▶ **Action item**: Reproduce exactly, and only, the lines below from the one containing "B) The sample" through the one containing "C) μ falls in".

Dataset entries:
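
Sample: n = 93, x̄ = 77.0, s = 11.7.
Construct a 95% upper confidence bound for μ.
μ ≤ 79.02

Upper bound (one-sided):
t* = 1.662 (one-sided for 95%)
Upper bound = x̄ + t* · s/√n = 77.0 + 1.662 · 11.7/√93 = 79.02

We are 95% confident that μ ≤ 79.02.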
...
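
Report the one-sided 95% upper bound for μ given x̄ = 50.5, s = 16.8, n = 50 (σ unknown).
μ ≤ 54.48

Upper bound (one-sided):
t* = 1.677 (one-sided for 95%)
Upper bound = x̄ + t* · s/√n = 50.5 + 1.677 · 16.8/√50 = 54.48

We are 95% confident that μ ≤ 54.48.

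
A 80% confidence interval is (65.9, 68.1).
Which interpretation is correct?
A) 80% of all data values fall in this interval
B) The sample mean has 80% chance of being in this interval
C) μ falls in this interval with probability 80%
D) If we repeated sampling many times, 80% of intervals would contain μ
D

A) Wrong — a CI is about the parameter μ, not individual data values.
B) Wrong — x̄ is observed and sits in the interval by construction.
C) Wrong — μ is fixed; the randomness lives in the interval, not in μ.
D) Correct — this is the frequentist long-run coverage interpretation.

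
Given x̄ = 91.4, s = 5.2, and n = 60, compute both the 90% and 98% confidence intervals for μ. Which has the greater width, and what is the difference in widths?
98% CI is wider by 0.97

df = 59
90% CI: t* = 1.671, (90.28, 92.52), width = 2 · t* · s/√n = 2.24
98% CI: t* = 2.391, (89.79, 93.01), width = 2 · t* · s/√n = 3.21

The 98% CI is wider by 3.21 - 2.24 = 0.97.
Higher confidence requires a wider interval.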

▶ **Reply to the task**:
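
B) The sample mean has 80% chance of being in this interval
C) μ falls in this interval with probability 80%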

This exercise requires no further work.